▸ **Exercise prompt**
The answer must restate the records below word for word.

▸ **Saved entries**
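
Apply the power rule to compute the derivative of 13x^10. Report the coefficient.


We apply the power rule: d/dx [ax^n] = a*n * x^(n-1)
d/dx [13x^10]
= 13 * 10 * x^(10-1)
= 130x^9
The coefficient is 130

130


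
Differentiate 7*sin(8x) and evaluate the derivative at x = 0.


Apply the chain rule to differentiate 7*sin(8x):
d/dx [7*sin(8x)]
= 7 * cos(8x) * d/dx(8x)
= 7 * 8 * cos(8x)
= 56 * cos(8x)
Evaluate at x = 0:
= 56 * cos(0)
= 56 * 1
= 56

56


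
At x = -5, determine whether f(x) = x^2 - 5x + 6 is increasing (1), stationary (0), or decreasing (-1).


Compute f'(x) to determine behavior:
f'(x) = 2x - 5
f'(-5) = 2 * (-5) - 5
= -10 - 5
= -15
Since f'(-5) < 0, the function is decreasing (-1)

-1


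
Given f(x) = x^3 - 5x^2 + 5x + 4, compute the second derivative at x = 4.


First derivative:
f'(x) = 3x^2 - 10x + 5
Second derivative:
f''(x) = 6x - 10
Substitute x = 4:
f''(4) = 6 * 4 - 10
= 24 - 10
= 14

14


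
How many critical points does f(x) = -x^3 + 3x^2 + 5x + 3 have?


Find where f'(x) = 0:
f(x) = -x^3 + 3x^2 + 5x + 3
f'(x) = -3x^2 + 6x + 5
This is a quadratic in x. Use the discriminant to count real roots.
Discriminant = (6)^2 - 4 * (-3) * 5
= 36 - (-60)
= 96
Since discriminant > 0, f'(x) = 0 has 2 real solutions.
Number of critical points: 2

2


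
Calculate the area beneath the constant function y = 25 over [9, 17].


The area under a constant function y = 25 is a rectangle.
Width = 17 - 9 = 8
Height = 25
Area = width * height
= 8 * 25
= 200

200


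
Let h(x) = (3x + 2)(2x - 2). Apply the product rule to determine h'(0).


Let u(x) = 3x + 2 and v(x) = 2x - 2
u'(x) = 3
v'(x) = 2
Product rule: h'(x) = u'(x)*v(x) + u(x)*v'(x)
= 3 * (2x - 2) + (3x + 2) * 2
At x = 0:
u(0) = 3 * 0 + 2 = 2
v(0) = 2 * 0 - 2 = -2
h'(0) = 3 * (-2) + 2 * 2
= -6 + 4
= -2

-2


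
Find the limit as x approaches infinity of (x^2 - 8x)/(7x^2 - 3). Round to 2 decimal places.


For limits at infinity with equal-degree polynomials,
we compare leading coefficients.
Numerator leading term: x^2
Denominator leading term: 7x^2
Divide both by x^2:
lim = (1 - 8/x) / (7 - 3/x^2)
As x -> infinity, the 1/x and 1/x^2 terms vanish:
= 1/7 ≈ 0.14

0.14


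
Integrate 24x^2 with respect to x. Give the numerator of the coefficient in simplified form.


Apply the power rule for integration:
integral of ax^n dx = a/(n+1) * x^(n+1) + C
integral of 24x^2 dx
= 24/3 * x^3 + C
= 8 * x^3 + C
The coefficient in lowest terms is 8 = 8/1, so its numerator is 8

8


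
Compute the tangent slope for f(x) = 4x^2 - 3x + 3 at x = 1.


The slope of the tangent line equals f'(x) at the point.
f(x) = 4x^2 - 3x + 3
f'(x) = 8x - 3
At x = 1:
f'(1) = 8 * 1 - 3
= 8 - 3
= 5

5


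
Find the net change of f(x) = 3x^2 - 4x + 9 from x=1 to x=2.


Net change = f(b) - f(a)
f(x) = 3x^2 - 4x + 9
Compute f(2):
f(2) = 3 * 2^2 - 4 * 2 + 9
= 12 - 8 + 9
= 13
Compute f(1):
f(1) = 3 * 1^2 - 4 * 1 + 9
= 3 - 4 + 9
= 8
Net change = 13 - 8 = 5

5


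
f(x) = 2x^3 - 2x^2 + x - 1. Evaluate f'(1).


Differentiate f(x) = 2x^3 - 2x^2 + x - 1 term by term:
f'(x) = 6x^2 - 4x + 1
Substitute x = 1:
f'(1) = 6 * 1^2 - 4 * 1 + 1
= 6 - 4 + 1
= 3

3


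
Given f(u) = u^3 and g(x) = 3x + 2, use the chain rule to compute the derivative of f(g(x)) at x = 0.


Using the chain rule: (f(g(x)))' = f'(g(x)) * g'(x)
First, find g(0):
g(0) = 3 * 0 + 2 = 2
Next, f'(u) = 3u^2
And g'(x) = 3
So f'(g(0)) * g'(0)
= 3 * 2^2 * 3
= 3 * 4 * 3
= 36

36


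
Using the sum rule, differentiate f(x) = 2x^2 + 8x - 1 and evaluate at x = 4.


Differentiate term by term using power and sum rules:
f(x) = 2x^2 + 8x - 1
f'(x) = 4x + 8
Substitute x = 4:
f'(4) = 4 * 4 + 8
= 16 + 8
= 24

24


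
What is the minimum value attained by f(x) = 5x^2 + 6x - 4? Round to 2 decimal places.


For a quadratic f(x) = ax^2 + bx + c with a > 0, the minimum is at the vertex.
Vertex x-coordinate: x = -b/(2a)
x = -(6) / (2 * 5)
x = -6/10 = -3/5
Substitute back to find the minimum value:
f(-3/5) = 5 * (-3/5)^2 + 6 * (-3/5) - 4
= 9/5 - 18/5 - 4
= -29/5 = -5.80

-5.80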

▸ **Response area**
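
Apply the power rule to compute the derivative of 13x^10. Report the coefficient.


We apply the power rule: d/dx [ax^n] = a*n * x^(n-1)
d/dx [13x^10]
= 13 * 10 * x^(10-1)
= 130x^9
The coefficient is 130

130


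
Differentiate 7*sin(8x) and evaluate the derivative at x = 0.


Apply the chain rule to differentiate 7*sin(8x):
d/dx [7*sin(8x)]
= 7 * cos(8x) * d/dx(8x)
= 7 * 8 * cos(8x)
= 56 * cos(8x)
Evaluate at x = 0:
= 56 * cos(0)
= 56 * 1
= 56

56


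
At x = -5, determine whether f(x) = x^2 - 5x + 6 is increasing (1), stationary (0), or decreasing (-1).


Compute f'(x) to determine behavior:
f'(x) = 2x - 5
f'(-5) = 2 * (-5) - 5
= -10 - 5
= -15
Since f'(-5) < 0, the function is decreasing (-1)

-1


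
Given f(x) = x^3 - 5x^2 + 5x + 4, compute the second derivative at x = 4.


First derivative:
f'(x) = 3x^2 - 10x + 5
Second derivative:
f''(x) = 6x - 10
Substitute x = 4:
f''(4) = 6 * 4 - 10
= 24 - 10
= 14

14


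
How many critical points does f(x) = -x^3 + 3x^2 + 5x + 3 have?


Find where f'(x) = 0:
f(x) = -x^3 + 3x^2 + 5x + 3
f'(x) = -3x^2 + 6x + 5
This is a quadratic in x. Use the discriminant to count real roots.
Discriminant = (6)^2 - 4 * (-3) * 5
= 36 - (-60)
= 96
Since discriminant > 0, f'(x) = 0 has 2 real solutions.
Number of critical points: 2

2


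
Calculate the area beneath the constant function y = 25 over [9, 17].


The area under a constant function y = 25 is a rectangle.
Width = 17 - 9 = 8
Height = 25
Area = width * height
= 8 * 25
= 200

200


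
Let h(x) = (3x + 2)(2x - 2). Apply the product rule to determine h'(0).


Let u(x) = 3x + 2 and v(x) = 2x - 2
u'(x) = 3
v'(x) = 2
Product rule: h'(x) = u'(x)*v(x) + u(x)*v'(x)
= 3 * (2x - 2) + (3x + 2) * 2
At x = 0:
u(0) = 3 * 0 + 2 = 2
v(0) = 2 * 0 - 2 = -2
h'(0) = 3 * (-2) + 2 * 2
= -6 + 4
= -2

-2


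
Find the limit as x approaches infinity of (x^2 - 8x)/(7x^2 - 3). Round to 2 decimal places.


For limits at infinity with equal-degree polynomials,
we compare leading coefficients.
Numerator leading term: x^2
Denominator leading term: 7x^2
Divide both by x^2:
lim = (1 - 8/x) / (7 - 3/x^2)
As x -> infinity, the 1/x and 1/x^2 terms vanish:
= 1/7 ≈ 0.14

0.14


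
Integrate 24x^2 with respect to x. Give the numerator of the coefficient in simplified form.


Apply the power rule for integration:
integral of ax^n dx = a/(n+1) * x^(n+1) + C
integral of 24x^2 dx
= 24/3 * x^3 + C
= 8 * x^3 + C
The coefficient in lowest terms is 8 = 8/1, so its numerator is 8

8


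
Compute the tangent slope for f(x) = 4x^2 - 3x + 3 at x = 1.


The slope of the tangent line equals f'(x) at the point.
f(x) = 4x^2 - 3x + 3
f'(x) = 8x - 3
At x = 1:
f'(1) = 8 * 1 - 3
= 8 - 3
= 5

5


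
Find the net change of f(x) = 3x^2 - 4x + 9 from x=1 to x=2.


Net change = f(b) - f(a)
f(x) = 3x^2 - 4x + 9
Compute f(2):
f(2) = 3 * 2^2 - 4 * 2 + 9
= 12 - 8 + 9
= 13
Compute f(1):
f(1) = 3 * 1^2 - 4 * 1 + 9
= 3 - 4 + 9
= 8
Net change = 13 - 8 = 5

5


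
f(x) = 2x^3 - 2x^2 + x - 1. Evaluate f'(1).


Differentiate f(x) = 2x^3 - 2x^2 + x - 1 term by term:
f'(x) = 6x^2 - 4x + 1
Substitute x = 1:
f'(1) = 6 * 1^2 - 4 * 1 + 1
= 6 - 4 + 1
= 3

3


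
Given f(u) = u^3 and g(x) = 3x + 2, use the chain rule to compute the derivative of f(g(x)) at x = 0.


Using the chain rule: (f(g(x)))' = f'(g(x)) * g'(x)
First, find g(0):
g(0) = 3 * 0 + 2 = 2
Next, f'(u) = 3u^2
And g'(x) = 3
So f'(g(0)) * g'(0)
= 3 * 2^2 * 3
= 3 * 4 * 3
= 36

36


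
Using the sum rule, differentiate f(x) = 2x^2 + 8x - 1 and evaluate at x = 4.


Differentiate term by term using power and sum rules:
f(x) = 2x^2 + 8x - 1
f'(x) = 4x + 8
Substitute x = 4:
f'(4) = 4 * 4 + 8
= 16 + 8
= 24

24


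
What is the minimum value attained by f(x) = 5x^2 + 6x - 4? Round to 2 decimal places.


For a quadratic f(x) = ax^2 + bx + c with a > 0, the minimum is at the vertex.
Vertex x-coordinate: x = -b/(2a)
x = -(6) / (2 * 5)
x = -6/10 = -3/5
Substitute back to find the minimum value:
f(-3/5) = 5 * (-3/5)^2 + 6 * (-3/5) - 4
= 9/5 - 18/5 - 4
= -29/5 = -5.80

-5.80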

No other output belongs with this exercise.